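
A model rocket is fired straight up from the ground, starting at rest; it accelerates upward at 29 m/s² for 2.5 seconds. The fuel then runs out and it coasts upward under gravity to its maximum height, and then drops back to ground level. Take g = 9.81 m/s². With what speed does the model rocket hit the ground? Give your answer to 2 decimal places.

Phase 1 (powered ascent): v₀ = 0 m/s, a = 29 m/s².
v = v₀ + at = 0 + (29)(2.5) = 72.5 m/s
Δx = v₀t + ½at² = 0·2.5 + 0.5·29·2.5² = 90.6 m

Phase 2 (coasting upward): v₀ = 72.5 m/s, a = -9.81 m/s².
v = v₀ + at → t = (0 − 72.5) / -9.81 = 7.39 s
v² = v₀² + 2aΔx → Δx = (0² − 72.5²)/(2·-9.81) = 268 m

Phase 3 (free fall): v₀ = 0 m/s, a = -9.81 m/s².
Falls 359 m from rest: t = √(2·359/9.81) = 8.55 s; v = g·t = 83.9 m/s.
Impact speed = 83.9 m/s

83.87 m/s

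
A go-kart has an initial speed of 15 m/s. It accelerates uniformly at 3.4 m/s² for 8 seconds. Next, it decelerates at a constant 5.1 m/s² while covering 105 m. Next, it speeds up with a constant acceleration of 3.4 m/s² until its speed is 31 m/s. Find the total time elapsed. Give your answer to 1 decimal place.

Phase 1 (accelerating): v₀ = 15.0 m/s, a = 3.4 m/s².
v = v₀ + at = 15.0 + (3.4)(8) = 42.2 m/s
Δx = v₀t + ½at² = 15.0·8 + 0.5·3.4·8² = 229 m

Phase 2 (decelerating): v₀ = 42.2 m/s, a = -5.1 m/s².
v² = v₀² + 2aΔx = 42.2² + 2·-5.1·105 = 710 → v = 26.6 m/s
t = (v − v₀)/a = (26.6 − 42.2)/-5.1 = 3.05 s

Phase 3 (accelerating): v₀ = 26.6 m/s, a = 3.4 m/s².
v = v₀ + at → t = (31 − 26.6) / 3.4 = 1.28 s
v² = v₀² + 2aΔx → Δx = (31² − 26.6²)/(2·3.4) = 36.9 m
Total time = 8.00 + 3.05 + 1.28 = 12.3 s

12.3 s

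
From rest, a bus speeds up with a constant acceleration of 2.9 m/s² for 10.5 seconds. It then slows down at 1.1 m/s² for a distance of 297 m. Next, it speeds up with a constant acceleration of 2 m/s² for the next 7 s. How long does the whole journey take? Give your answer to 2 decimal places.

Phase 1 (accelerating): v₀ = 0 m/s, a = 2.9 m/s².
v = v₀ + at = 0 + (2.9)(10.5) = 30.4 m/s
Δx = v₀t + ½at² = 0·10.5 + 0.5·2.9·10.5² = 160 m

Phase 2 (decelerating): v₀ = 30.4 m/s, a = -1.1 m/s².
v² = v₀² + 2aΔx = 30.4² + 2·-1.1·297 = 274 → v = 16.5 m/s
t = (v − v₀)/a = (16.5 − 30.4)/-1.1 = 12.6 s

Phase 3 (accelerating): v₀ = 16.5 m/s, a = 2 m/s².
v = v₀ + at = 16.5 + (2)(7) = 30.5 m/s
Δx = v₀t + ½at² = 16.5·7 + 0.5·2·7² = 165 m
Total time = 10.5 + 12.6 + 7.00 = 30.1 s

30.14 s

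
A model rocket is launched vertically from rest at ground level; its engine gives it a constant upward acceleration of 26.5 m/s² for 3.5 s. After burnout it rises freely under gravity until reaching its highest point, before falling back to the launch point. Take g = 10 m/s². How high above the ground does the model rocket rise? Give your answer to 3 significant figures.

Phase 1 (powered ascent): v₀ = 0 m/s, a = 26.5 m/s².
v = v₀ + at = 0 + (26.5)(3.5) = 92.8 m/s
Δx = v₀t + ½at² = 0·3.5 + 0.5·26.5·3.5² = 162 m

Phase 2 (coasting upward): v₀ = 92.8 m/s, a = -10 m/s².
v = v₀ + at → t = (0 − 92.8) / -10 = 9.28 s
v² = v₀² + 2aΔx → Δx = (0² − 92.8²)/(2·-10) = 430 m
Maximum height = 162 + 430 = 592 m

592 m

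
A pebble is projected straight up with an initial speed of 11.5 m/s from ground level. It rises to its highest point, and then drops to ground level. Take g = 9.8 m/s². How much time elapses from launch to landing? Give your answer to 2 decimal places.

2.35 s

Phase 1 (rising): v₀ = 11.5 m/s, a = -9.8 m/s².
v = v₀ + at → t = (0 − 11.5) / -9.8 = 1.17 s
v² = v₀² + 2aΔx → Δx = (0² − 11.5²)/(2·-9.8) = 6.75 m

Phase 2 (falling): v₀ = 0 m/s, a = -9.8 m/s².
Falls 6.75 m from rest: t = √(2·6.75/9.8) = 1.17 s; v = g·t = 11.5 m/s.
Total time = 1.17 + 1.17 = 2.35 s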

┄┄┄┄┄┄┄┄┄┄

EXERCISE INSTRUCTIONS: The entries need to be set down again in full, with no word changed.

RESPONSE AREA:
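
A model rocket is fired straight up from the ground, starting at rest; it accelerates upward at 29 m/s² for 2.5 seconds. The fuel then runs out and it coasts upward under gravity to its maximum height, and then drops back to ground level. Take g = 9.81 m/s². With what speed does the model rocket hit the ground? Give your answer to 2 decimal places.

Phase 1 (powered ascent): v₀ = 0 m/s, a = 29 m/s².
v = v₀ + at = 0 + (29)(2.5) = 72.5 m/s
Δx = v₀t + ½at² = 0·2.5 + 0.5·29·2.5² = 90.6 m

Phase 2 (coasting upward): v₀ = 72.5 m/s, a = -9.81 m/s².
v = v₀ + at → t = (0 − 72.5) / -9.81 = 7.39 s
v² = v₀² + 2aΔx → Δx = (0² − 72.5²)/(2·-9.81) = 268 m

Phase 3 (free fall): v₀ = 0 m/s, a = -9.81 m/s².
Falls 359 m from rest: t = √(2·359/9.81) = 8.55 s; v = g·t = 83.9 m/s.
Impact speed = 83.9 m/s

83.87 m/s

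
A go-kart has an initial speed of 15 m/s. It accelerates uniformly at 3.4 m/s² for 8 seconds. Next, it decelerates at a constant 5.1 m/s² while covering 105 m. Next, it speeds up with a constant acceleration of 3.4 m/s² until its speed is 31 m/s. Find the total time elapsed. Give your answer to 1 decimal place.

Phase 1 (accelerating): v₀ = 15.0 m/s, a = 3.4 m/s².
v = v₀ + at = 15.0 + (3.4)(8) = 42.2 m/s
Δx = v₀t + ½at² = 15.0·8 + 0.5·3.4·8² = 229 m

Phase 2 (decelerating): v₀ = 42.2 m/s, a = -5.1 m/s².
v² = v₀² + 2aΔx = 42.2² + 2·-5.1·105 = 710 → v = 26.6 m/s
t = (v − v₀)/a = (26.6 − 42.2)/-5.1 = 3.05 s

Phase 3 (accelerating): v₀ = 26.6 m/s, a = 3.4 m/s².
v = v₀ + at → t = (31 − 26.6) / 3.4 = 1.28 s
v² = v₀² + 2aΔx → Δx = (31² − 26.6²)/(2·3.4) = 36.9 m
Total time = 8.00 + 3.05 + 1.28 = 12.3 s

12.3 s

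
From rest, a bus speeds up with a constant acceleration of 2.9 m/s² for 10.5 seconds. It then slows down at 1.1 m/s² for a distance of 297 m. Next, it speeds up with a constant acceleration of 2 m/s² for the next 7 s. How long does the whole journey take? Give your answer to 2 decimal places.

Phase 1 (accelerating): v₀ = 0 m/s, a = 2.9 m/s².
v = v₀ + at = 0 + (2.9)(10.5) = 30.4 m/s
Δx = v₀t + ½at² = 0·10.5 + 0.5·2.9·10.5² = 160 m

Phase 2 (decelerating): v₀ = 30.4 m/s, a = -1.1 m/s².
v² = v₀² + 2aΔx = 30.4² + 2·-1.1·297 = 274 → v = 16.5 m/s
t = (v − v₀)/a = (16.5 − 30.4)/-1.1 = 12.6 s

Phase 3 (accelerating): v₀ = 16.5 m/s, a = 2 m/s².
v = v₀ + at = 16.5 + (2)(7) = 30.5 m/s
Δx = v₀t + ½at² = 16.5·7 + 0.5·2·7² = 165 m
Total time = 10.5 + 12.6 + 7.00 = 30.1 s

30.14 s

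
A model rocket is launched vertically from rest at ground level; its engine gives it a constant upward acceleration of 26.5 m/s² for 3.5 s. After burnout it rises freely under gravity until reaching its highest point, before falling back to the launch point. Take g = 10 m/s². How high above the ground does the model rocket rise? Give your answer to 3 significant figures.

Phase 1 (powered ascent): v₀ = 0 m/s, a = 26.5 m/s².
v = v₀ + at = 0 + (26.5)(3.5) = 92.8 m/s
Δx = v₀t + ½at² = 0·3.5 + 0.5·26.5·3.5² = 162 m

Phase 2 (coasting upward): v₀ = 92.8 m/s, a = -10 m/s².
v = v₀ + at → t = (0 − 92.8) / -10 = 9.28 s
v² = v₀² + 2aΔx → Δx = (0² − 92.8²)/(2·-10) = 430 m
Maximum height = 162 + 430 = 592 m

592 m

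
A pebble is projected straight up with an initial speed of 11.5 m/s from ground level. It rises to its highest point, and then drops to ground level. Take g = 9.8 m/s². How much time elapses from launch to landing? Give your answer to 2 decimal places.

2.35 s

Phase 1 (rising): v₀ = 11.5 m/s, a = -9.8 m/s².
v = v₀ + at → t = (0 − 11.5) / -9.8 = 1.17 s
v² = v₀² + 2aΔx → Δx = (0² − 11.5²)/(2·-9.8) = 6.75 m

Phase 2 (falling): v₀ = 0 m/s, a = -9.8 m/s².
Falls 6.75 m from rest: t = √(2·6.75/9.8) = 1.17 s; v = g·t = 11.5 m/s.
Total time = 1.17 + 1.17 = 2.35 s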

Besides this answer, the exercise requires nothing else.